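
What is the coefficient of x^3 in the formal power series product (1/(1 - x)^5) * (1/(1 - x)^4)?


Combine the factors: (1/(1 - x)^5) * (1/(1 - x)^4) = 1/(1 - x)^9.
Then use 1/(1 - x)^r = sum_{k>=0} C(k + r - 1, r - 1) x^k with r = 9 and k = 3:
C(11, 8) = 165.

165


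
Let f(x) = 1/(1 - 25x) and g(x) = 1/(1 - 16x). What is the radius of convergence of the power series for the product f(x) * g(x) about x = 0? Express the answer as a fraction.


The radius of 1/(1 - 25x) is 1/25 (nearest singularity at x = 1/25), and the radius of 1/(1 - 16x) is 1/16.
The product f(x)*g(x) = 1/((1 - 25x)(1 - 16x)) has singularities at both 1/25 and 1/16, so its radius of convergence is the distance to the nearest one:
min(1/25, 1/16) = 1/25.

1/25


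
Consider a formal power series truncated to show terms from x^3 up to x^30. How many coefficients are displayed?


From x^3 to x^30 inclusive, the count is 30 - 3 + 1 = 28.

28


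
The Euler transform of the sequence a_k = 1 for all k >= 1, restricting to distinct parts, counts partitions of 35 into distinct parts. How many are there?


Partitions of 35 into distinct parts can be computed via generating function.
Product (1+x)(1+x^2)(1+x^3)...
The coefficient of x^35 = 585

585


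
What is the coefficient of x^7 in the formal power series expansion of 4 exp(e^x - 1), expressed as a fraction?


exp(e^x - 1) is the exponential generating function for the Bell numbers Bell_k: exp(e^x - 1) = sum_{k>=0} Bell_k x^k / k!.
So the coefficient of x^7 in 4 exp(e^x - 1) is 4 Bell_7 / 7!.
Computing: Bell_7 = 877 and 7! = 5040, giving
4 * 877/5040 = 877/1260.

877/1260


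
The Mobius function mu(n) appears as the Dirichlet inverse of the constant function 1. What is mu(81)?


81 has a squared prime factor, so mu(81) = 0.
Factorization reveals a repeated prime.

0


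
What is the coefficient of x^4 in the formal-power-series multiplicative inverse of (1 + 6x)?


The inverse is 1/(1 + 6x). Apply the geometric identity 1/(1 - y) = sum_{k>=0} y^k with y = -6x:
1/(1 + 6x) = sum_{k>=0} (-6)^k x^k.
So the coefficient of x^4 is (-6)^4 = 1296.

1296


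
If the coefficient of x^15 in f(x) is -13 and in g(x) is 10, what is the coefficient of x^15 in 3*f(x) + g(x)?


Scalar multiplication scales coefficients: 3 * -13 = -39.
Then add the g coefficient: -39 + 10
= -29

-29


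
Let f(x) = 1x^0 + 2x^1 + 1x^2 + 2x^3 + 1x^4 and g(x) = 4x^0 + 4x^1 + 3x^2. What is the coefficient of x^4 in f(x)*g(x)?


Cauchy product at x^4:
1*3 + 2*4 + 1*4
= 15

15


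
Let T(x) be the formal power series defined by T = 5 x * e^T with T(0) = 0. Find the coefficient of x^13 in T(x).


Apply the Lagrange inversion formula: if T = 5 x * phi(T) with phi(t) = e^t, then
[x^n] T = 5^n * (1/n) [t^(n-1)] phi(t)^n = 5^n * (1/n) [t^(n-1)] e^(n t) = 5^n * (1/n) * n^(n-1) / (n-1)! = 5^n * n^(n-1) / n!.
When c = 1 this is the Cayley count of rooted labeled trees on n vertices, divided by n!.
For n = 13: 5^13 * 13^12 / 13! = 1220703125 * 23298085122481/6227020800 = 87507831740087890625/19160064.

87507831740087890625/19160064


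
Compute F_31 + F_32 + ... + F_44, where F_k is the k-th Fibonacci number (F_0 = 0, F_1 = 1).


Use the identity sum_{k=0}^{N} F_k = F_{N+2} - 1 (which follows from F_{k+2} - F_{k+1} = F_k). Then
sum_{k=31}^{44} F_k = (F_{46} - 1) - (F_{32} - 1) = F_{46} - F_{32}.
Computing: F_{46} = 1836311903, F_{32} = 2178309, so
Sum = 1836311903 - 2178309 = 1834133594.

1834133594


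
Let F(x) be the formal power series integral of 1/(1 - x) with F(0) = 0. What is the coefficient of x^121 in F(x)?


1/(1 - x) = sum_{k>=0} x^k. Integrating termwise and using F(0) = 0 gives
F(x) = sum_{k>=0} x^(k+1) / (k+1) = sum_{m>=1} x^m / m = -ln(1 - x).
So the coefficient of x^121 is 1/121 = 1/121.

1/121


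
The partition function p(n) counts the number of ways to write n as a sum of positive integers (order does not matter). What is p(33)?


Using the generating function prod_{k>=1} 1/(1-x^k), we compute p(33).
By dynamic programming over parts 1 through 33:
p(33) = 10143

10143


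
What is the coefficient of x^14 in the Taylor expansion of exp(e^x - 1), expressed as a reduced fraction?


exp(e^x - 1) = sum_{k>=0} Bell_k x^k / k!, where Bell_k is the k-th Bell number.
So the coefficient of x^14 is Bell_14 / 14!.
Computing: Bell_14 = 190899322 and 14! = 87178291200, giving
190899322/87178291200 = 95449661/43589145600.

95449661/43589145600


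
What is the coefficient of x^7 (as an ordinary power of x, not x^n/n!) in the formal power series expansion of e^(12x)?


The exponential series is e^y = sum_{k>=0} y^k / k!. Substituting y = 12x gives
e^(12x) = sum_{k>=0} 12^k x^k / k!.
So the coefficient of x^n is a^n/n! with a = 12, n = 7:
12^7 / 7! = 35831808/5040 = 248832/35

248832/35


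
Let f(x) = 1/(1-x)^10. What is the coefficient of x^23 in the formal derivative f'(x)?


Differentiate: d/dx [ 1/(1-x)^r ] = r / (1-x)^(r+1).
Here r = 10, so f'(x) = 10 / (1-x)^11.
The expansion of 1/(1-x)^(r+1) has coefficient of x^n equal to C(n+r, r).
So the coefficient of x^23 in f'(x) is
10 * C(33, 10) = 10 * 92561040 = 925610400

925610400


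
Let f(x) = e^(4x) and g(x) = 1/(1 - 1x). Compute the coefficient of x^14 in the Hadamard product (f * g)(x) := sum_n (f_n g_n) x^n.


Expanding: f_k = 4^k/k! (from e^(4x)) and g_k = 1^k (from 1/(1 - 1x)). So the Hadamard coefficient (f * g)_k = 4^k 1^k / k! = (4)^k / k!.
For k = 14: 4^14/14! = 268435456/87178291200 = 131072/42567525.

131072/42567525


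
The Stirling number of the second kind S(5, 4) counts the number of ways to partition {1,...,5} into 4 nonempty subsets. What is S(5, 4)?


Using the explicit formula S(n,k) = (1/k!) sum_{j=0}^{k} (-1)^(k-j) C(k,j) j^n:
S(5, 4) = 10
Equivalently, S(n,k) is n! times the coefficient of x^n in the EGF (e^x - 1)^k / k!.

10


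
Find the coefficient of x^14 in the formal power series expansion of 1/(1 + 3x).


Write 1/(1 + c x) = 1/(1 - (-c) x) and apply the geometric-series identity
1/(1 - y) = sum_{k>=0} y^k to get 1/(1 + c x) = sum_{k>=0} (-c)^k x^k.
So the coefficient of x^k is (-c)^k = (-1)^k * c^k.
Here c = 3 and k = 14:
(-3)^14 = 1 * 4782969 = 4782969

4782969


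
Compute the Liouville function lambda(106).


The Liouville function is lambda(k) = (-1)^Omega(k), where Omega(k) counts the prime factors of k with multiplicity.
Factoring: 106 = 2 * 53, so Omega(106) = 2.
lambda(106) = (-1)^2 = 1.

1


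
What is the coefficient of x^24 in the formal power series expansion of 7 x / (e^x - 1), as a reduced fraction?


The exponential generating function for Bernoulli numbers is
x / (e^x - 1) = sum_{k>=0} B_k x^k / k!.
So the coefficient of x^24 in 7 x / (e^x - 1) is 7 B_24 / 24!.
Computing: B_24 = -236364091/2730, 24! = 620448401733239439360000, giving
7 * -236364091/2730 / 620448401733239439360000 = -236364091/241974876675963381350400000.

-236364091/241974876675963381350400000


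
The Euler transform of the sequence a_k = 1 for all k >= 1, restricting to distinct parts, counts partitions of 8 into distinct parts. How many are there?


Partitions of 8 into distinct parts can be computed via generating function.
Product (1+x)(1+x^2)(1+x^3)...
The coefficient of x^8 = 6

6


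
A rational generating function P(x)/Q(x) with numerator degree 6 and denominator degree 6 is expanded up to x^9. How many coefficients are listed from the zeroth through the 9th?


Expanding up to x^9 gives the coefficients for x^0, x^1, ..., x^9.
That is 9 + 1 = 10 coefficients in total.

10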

■ ■ ■

▶ [ABOUT THIS EXERCISE]: Only the lines from the one with "A rational generating" through the last line of the records belong in the answer, each copied exactly.

▶ [EXERCISE ANSWER]:
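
A rational generating function P(x)/Q(x) with numerator degree 6 and denominator degree 6 is expanded up to x^9. How many coefficients are listed from the zeroth through the 9th?


Expanding up to x^9 gives the coefficients for x^0, x^1, ..., x^9.
That is 9 + 1 = 10 coefficients in total.

10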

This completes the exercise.